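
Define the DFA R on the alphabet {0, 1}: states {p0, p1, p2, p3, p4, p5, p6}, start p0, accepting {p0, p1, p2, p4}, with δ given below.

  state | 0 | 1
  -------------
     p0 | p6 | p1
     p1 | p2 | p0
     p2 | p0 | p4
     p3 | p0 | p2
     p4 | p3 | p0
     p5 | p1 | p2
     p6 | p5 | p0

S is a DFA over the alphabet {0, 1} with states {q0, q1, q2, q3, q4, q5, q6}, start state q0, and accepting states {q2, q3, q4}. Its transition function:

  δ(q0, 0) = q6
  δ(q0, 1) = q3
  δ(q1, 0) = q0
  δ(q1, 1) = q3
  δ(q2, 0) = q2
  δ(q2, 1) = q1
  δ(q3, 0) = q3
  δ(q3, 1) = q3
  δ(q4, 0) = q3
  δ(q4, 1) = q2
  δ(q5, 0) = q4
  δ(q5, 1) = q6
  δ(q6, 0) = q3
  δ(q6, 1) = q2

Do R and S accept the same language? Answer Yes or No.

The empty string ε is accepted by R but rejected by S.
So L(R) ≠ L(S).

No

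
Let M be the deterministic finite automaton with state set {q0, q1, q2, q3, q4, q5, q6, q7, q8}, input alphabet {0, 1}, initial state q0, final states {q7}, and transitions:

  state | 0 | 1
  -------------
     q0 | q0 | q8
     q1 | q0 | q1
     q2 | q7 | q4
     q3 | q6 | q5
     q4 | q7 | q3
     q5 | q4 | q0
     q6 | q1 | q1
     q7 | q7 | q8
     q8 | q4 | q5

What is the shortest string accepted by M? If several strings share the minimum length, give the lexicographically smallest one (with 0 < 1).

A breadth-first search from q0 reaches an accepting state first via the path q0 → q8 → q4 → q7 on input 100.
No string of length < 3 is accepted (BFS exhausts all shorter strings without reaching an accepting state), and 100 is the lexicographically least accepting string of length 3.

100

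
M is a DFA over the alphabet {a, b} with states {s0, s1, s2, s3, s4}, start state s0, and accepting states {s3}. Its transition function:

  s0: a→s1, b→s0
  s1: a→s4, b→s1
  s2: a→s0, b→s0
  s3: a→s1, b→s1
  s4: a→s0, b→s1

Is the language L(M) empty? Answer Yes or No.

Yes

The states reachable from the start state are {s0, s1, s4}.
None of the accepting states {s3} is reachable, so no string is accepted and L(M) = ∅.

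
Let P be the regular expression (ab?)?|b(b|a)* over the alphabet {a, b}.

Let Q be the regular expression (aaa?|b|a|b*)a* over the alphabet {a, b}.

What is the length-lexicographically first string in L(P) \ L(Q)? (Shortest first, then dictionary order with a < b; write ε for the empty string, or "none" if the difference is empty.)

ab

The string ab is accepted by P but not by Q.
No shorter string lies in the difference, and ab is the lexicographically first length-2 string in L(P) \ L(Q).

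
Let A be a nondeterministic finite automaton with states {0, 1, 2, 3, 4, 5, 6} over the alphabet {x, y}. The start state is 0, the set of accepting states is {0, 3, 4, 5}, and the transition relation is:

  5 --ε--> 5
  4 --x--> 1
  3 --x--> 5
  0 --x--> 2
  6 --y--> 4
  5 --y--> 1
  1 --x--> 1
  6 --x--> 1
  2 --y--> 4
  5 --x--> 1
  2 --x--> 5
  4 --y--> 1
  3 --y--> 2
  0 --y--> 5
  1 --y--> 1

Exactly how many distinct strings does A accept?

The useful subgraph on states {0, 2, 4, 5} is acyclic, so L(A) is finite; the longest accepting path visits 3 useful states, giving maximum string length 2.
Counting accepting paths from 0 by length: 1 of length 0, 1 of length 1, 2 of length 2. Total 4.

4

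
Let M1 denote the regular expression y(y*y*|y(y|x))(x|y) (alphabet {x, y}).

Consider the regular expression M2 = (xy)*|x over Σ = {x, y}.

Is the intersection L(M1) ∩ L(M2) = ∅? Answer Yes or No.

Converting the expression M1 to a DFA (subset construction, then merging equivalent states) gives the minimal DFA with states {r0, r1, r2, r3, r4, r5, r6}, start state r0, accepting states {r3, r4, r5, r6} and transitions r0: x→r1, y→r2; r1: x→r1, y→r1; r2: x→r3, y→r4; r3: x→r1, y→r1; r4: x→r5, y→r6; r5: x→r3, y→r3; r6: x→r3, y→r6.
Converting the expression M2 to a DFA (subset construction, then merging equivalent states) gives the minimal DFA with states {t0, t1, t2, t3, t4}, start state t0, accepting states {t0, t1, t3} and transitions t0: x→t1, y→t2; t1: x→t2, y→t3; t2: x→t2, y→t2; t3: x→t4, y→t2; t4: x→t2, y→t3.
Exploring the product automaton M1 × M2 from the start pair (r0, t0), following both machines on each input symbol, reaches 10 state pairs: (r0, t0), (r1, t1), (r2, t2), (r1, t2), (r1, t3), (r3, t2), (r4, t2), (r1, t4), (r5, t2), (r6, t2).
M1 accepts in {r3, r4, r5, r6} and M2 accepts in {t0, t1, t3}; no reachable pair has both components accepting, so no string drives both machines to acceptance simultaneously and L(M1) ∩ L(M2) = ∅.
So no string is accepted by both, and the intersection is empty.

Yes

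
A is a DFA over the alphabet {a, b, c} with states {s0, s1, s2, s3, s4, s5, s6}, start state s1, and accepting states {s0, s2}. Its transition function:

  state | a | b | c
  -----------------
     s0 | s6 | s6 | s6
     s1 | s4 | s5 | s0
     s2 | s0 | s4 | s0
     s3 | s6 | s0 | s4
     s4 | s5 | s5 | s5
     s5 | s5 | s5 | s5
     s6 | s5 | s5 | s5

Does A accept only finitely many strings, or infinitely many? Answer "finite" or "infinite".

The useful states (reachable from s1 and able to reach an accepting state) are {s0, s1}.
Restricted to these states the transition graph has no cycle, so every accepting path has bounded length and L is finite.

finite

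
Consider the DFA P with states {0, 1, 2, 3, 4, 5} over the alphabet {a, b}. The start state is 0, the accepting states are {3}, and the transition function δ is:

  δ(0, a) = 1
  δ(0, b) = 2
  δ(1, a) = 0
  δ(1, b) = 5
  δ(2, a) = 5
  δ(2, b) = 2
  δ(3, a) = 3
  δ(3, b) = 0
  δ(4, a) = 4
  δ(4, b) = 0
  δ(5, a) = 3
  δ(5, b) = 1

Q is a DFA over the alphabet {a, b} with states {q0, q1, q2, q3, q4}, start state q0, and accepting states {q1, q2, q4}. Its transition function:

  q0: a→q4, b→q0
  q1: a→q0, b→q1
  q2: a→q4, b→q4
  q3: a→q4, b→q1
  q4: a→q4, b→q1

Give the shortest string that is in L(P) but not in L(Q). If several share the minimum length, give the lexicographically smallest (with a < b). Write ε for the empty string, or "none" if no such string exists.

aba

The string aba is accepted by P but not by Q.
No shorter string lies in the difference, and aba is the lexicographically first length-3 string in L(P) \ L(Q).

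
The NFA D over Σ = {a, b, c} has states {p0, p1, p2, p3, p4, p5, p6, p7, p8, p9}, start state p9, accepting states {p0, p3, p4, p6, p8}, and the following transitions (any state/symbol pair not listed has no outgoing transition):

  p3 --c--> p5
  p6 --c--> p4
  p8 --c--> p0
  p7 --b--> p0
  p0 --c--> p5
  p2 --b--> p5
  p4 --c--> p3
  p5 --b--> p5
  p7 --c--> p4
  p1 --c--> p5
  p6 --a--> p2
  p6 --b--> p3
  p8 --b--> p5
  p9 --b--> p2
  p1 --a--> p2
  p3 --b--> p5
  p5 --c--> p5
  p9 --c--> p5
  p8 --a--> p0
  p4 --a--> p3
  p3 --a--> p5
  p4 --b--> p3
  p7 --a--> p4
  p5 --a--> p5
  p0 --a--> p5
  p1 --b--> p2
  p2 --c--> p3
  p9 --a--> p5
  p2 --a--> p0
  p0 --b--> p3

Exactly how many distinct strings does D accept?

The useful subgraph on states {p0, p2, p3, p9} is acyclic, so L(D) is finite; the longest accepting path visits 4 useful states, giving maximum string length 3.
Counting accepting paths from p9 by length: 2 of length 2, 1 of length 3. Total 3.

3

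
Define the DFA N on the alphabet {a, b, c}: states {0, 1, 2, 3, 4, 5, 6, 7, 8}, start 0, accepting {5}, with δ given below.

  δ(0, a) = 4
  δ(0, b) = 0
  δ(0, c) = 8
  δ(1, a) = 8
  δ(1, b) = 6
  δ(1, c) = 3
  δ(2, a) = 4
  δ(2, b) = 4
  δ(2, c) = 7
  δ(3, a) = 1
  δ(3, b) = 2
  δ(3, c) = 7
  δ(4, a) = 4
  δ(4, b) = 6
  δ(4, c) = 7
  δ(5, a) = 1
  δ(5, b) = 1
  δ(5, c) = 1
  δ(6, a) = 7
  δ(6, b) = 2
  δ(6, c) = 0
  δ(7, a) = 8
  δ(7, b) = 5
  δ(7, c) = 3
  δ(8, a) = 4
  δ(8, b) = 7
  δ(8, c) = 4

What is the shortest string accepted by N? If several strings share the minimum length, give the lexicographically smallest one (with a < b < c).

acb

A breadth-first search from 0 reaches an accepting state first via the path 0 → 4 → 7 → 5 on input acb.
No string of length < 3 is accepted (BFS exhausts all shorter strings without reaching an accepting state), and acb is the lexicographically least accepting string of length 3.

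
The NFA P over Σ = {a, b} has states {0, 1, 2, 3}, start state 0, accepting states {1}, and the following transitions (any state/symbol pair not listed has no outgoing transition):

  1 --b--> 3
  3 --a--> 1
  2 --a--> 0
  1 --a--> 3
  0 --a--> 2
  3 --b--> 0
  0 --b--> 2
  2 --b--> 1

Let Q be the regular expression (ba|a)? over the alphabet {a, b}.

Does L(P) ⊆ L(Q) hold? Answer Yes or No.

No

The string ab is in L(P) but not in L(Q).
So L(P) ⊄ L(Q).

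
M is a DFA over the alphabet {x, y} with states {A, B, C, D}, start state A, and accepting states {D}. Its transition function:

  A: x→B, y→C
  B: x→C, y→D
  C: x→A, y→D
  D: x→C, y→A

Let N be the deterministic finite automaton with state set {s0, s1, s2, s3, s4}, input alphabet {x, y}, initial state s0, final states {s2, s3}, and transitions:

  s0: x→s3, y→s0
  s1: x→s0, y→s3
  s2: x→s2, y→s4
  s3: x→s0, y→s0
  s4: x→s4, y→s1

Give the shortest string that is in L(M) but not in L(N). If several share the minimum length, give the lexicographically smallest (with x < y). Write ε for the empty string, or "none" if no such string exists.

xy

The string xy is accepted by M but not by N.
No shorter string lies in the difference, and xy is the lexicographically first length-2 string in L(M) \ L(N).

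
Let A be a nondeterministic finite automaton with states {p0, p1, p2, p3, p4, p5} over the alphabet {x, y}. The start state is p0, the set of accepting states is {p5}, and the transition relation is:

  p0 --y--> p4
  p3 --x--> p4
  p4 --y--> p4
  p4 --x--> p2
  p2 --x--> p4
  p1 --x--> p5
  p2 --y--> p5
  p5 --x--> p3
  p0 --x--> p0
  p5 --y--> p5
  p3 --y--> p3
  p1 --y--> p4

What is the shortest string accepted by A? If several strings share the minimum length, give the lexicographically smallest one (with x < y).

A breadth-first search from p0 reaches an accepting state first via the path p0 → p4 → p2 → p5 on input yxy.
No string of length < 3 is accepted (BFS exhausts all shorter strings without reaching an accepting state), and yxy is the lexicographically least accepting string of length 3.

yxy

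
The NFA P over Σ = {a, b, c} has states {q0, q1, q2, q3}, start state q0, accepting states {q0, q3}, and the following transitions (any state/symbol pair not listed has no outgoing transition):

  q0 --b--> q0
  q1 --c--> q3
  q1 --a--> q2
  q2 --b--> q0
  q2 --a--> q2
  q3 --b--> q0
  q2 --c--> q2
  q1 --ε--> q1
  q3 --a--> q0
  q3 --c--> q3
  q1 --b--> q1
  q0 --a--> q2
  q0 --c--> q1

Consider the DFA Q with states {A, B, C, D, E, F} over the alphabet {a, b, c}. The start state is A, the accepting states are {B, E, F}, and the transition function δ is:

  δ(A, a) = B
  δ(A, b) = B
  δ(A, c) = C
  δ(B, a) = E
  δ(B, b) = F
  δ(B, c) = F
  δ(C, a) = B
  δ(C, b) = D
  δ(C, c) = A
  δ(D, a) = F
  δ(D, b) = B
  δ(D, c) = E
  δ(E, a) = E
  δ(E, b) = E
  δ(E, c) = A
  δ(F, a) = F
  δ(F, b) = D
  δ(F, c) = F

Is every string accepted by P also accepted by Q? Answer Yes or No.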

What to work on
Look through the records for the string "listed". Copy every line that has it.

Response
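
The NFA D over Σ = {a, b, c} has states {p0, p1, p2, p3, p4, p5, p6, p7, p8, p9}, start state p9, accepting states {p0, p3, p4, p6, p8}, and the following transitions (any state/symbol pair not listed has no outgoing transition):
The NFA P over Σ = {a, b} has states {0, 1, 2, 3}, start state 0, accepting states {1}, and the following transitions (any state/symbol pair not listed has no outgoing transition):
The NFA P over Σ = {a, b, c} has states {q0, q1, q2, q3}, start state q0, accepting states {q0, q3}, and the following transitions (any state/symbol pair not listed has no outgoing transition):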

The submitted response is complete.